[Stored items]
###

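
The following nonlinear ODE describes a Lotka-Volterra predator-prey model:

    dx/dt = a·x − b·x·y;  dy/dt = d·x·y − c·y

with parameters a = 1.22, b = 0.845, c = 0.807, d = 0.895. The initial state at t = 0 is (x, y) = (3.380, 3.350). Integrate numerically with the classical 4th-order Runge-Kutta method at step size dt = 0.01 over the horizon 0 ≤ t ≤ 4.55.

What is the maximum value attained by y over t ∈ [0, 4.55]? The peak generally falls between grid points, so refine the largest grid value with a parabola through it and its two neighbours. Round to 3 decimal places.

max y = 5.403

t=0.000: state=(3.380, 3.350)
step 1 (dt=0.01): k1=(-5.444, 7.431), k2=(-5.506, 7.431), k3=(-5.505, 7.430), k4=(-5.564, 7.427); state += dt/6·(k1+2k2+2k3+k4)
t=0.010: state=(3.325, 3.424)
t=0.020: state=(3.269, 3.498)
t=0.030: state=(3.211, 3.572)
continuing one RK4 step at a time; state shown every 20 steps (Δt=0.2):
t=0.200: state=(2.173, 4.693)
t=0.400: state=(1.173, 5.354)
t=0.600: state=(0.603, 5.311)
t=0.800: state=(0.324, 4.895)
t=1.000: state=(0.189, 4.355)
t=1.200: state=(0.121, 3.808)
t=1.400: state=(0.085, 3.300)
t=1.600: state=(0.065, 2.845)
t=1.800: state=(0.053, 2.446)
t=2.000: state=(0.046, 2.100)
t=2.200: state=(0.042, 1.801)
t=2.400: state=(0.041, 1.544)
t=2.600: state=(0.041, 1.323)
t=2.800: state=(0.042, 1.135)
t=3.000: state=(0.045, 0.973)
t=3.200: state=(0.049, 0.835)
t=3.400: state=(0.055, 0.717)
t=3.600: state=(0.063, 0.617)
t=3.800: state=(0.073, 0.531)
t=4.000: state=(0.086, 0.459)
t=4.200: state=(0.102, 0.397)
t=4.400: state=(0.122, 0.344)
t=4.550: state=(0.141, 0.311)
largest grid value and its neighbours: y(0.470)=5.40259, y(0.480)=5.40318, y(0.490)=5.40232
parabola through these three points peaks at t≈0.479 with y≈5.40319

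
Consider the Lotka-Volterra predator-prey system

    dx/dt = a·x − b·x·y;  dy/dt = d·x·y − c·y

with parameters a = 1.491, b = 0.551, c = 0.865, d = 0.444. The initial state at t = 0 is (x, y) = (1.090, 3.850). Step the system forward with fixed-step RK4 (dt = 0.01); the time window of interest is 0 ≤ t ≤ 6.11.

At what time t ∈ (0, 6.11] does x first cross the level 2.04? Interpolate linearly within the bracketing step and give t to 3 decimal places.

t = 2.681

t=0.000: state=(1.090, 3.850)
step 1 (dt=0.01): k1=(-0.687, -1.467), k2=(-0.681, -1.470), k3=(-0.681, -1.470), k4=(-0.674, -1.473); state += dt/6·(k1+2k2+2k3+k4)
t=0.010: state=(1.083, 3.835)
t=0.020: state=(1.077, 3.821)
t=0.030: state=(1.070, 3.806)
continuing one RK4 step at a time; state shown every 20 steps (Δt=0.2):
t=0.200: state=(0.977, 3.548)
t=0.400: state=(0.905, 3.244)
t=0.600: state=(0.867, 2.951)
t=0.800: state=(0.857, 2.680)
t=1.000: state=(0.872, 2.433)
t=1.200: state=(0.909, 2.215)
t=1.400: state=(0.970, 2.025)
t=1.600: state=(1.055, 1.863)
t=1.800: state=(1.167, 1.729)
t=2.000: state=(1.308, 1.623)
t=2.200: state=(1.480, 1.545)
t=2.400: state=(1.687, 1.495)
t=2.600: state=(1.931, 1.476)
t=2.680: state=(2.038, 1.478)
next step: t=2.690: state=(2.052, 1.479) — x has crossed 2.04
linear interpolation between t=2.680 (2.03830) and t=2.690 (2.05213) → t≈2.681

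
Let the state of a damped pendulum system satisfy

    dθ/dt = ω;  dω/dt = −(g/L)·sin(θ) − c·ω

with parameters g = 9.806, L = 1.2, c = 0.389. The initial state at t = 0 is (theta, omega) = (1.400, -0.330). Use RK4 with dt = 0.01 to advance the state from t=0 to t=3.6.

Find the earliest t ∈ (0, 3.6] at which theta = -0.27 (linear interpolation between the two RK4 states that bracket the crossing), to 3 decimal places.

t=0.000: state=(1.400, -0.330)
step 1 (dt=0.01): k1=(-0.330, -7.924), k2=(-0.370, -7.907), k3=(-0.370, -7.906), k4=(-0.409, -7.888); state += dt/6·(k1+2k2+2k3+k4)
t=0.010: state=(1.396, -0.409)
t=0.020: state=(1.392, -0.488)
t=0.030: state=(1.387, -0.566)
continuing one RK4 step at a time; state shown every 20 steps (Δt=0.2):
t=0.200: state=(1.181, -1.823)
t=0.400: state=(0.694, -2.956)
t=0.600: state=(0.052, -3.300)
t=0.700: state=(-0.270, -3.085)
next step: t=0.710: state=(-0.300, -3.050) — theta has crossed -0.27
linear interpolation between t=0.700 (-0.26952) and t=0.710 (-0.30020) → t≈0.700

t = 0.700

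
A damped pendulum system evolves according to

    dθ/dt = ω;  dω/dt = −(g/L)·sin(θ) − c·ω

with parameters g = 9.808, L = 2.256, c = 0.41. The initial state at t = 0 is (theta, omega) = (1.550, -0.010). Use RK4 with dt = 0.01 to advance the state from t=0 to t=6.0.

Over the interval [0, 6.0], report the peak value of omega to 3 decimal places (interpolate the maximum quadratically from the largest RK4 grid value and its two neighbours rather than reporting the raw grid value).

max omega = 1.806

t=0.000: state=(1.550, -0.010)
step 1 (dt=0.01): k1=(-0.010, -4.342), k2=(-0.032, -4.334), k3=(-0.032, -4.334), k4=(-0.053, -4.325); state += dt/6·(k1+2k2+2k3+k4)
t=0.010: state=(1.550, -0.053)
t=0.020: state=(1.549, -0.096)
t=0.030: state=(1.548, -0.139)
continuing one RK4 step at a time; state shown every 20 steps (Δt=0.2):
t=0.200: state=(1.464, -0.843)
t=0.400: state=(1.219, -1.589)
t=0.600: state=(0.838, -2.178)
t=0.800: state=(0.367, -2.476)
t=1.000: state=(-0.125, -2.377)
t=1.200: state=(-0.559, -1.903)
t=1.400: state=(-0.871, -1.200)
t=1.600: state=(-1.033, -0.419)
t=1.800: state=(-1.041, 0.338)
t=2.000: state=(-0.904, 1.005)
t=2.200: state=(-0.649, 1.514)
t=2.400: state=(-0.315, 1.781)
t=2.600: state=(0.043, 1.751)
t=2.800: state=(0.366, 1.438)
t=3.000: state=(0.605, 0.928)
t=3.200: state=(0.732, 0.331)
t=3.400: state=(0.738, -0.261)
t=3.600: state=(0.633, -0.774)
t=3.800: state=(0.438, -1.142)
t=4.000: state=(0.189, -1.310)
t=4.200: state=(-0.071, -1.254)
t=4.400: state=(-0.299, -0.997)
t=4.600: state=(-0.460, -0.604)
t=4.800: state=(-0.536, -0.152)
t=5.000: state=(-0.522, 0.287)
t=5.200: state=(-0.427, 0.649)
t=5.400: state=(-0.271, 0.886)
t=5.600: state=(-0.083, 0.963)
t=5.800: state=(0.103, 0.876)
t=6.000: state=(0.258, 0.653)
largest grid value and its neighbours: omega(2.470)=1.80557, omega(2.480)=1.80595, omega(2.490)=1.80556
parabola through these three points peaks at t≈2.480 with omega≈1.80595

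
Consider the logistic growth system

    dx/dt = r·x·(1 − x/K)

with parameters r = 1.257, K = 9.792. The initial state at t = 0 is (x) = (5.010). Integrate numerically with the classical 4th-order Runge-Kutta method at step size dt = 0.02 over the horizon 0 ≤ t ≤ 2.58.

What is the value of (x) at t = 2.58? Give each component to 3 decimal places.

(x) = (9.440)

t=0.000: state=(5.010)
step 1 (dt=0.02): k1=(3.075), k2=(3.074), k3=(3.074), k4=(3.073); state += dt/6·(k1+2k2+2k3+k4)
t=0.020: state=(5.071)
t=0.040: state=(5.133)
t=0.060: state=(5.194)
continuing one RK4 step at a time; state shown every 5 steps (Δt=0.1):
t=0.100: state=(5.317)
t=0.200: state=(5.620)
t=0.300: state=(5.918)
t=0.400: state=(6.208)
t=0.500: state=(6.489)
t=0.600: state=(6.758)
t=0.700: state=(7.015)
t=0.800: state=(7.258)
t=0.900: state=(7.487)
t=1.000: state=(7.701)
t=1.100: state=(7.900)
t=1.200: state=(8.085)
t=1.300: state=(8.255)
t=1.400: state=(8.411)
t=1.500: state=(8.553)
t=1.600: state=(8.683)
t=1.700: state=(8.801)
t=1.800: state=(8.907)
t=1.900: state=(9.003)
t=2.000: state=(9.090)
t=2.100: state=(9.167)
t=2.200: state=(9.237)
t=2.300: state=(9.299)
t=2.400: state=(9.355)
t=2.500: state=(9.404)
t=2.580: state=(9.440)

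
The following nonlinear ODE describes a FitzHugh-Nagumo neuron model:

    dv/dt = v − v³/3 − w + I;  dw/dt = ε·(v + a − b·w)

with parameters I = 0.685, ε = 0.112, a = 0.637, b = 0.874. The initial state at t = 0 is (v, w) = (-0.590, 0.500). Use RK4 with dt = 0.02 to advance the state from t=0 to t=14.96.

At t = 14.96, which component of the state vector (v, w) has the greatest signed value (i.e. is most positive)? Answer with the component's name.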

###

### WHAT YOU NEED TO DO
In the entries above, the lines between the one holding "Consider the logistic growth system" and the one holding "with parameters r", inclusive, are to be printed exactly as written, and those alone.

### ANSWER FOR THIS EXERCISE
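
Consider the logistic growth system

    dx/dt = r·x·(1 − x/K)

with parameters r = 1.257, K = 9.792. The initial state at t = 0 is (x) = (5.010). Integrate numerically with the classical 4th-order Runge-Kutta method at step size dt = 0.02 over the horizon 0 ≤ t ≤ 2.58.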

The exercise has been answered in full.